→ Data to process:
=== Begin Enclosure ===

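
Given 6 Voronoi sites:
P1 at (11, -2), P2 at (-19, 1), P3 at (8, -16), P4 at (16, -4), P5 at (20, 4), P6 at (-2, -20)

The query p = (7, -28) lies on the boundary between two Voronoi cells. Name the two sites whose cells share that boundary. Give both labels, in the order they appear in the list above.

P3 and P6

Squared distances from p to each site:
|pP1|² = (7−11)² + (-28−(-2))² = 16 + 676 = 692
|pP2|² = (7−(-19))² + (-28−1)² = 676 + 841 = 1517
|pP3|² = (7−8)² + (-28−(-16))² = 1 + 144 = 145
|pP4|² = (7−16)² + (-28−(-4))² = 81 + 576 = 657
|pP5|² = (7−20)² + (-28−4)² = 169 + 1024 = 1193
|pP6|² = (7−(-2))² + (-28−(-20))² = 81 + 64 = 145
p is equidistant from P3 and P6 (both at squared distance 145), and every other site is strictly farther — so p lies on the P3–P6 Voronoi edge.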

=== End Enclosure ===
=== Begin Enclosure ===

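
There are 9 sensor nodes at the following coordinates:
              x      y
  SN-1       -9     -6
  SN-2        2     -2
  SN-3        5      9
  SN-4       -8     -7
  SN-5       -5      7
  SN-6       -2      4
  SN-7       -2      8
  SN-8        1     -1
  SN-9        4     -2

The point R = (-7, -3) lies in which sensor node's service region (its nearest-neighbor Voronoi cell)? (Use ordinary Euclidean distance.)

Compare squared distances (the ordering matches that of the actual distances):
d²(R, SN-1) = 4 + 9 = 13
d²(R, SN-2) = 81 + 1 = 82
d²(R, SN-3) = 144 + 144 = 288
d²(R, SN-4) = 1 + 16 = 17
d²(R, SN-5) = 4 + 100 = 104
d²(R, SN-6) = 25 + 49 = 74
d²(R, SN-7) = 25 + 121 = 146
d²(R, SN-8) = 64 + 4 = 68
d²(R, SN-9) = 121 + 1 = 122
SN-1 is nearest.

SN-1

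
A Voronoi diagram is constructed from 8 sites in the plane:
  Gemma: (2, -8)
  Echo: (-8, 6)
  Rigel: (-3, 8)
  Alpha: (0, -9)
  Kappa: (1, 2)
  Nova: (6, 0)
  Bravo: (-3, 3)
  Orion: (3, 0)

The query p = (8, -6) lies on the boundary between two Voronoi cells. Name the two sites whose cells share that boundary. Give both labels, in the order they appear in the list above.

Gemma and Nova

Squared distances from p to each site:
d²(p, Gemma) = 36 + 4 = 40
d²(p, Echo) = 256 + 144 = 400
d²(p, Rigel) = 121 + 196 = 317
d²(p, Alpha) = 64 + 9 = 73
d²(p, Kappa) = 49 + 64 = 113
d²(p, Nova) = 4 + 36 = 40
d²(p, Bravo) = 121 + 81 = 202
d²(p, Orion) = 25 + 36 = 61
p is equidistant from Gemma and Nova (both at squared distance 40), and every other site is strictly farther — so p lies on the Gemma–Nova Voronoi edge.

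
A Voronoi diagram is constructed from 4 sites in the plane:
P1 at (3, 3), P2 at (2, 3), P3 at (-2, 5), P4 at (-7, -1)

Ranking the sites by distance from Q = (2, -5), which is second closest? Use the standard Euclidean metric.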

=== End Enclosure ===
=== Begin Enclosure ===

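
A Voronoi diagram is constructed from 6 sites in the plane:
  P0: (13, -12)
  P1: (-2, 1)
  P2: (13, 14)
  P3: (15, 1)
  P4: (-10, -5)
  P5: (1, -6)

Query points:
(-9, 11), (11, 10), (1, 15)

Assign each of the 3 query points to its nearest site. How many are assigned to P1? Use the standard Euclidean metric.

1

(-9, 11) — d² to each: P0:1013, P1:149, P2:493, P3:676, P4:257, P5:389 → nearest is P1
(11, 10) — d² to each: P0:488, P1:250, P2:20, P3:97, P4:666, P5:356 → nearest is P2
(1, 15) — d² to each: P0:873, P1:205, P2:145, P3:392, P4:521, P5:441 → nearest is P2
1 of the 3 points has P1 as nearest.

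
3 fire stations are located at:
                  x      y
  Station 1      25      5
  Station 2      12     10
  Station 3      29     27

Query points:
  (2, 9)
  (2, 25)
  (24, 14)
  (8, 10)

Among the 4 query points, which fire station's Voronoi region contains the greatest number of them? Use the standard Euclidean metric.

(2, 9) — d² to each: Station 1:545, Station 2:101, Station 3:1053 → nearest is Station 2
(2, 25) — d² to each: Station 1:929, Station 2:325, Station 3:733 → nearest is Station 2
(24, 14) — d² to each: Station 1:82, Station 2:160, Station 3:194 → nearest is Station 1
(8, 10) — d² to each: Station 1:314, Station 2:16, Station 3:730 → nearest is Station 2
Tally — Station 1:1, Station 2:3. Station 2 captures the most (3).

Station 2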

=== End Enclosure ===

Among the entries above, find the line with "P0: (13, -12)" and the line with "(-9, 11), (11, 10), (1, 15)"; give again exactly these two lines and all lines between them.

→ Solution for this task:
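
  P0: (13, -12)
  P1: (-2, 1)
  P2: (13, 14)
  P3: (15, 1)
  P4: (-10, -5)
  P5: (1, -6)

Query points:
(-9, 11), (11, 10), (1, 15)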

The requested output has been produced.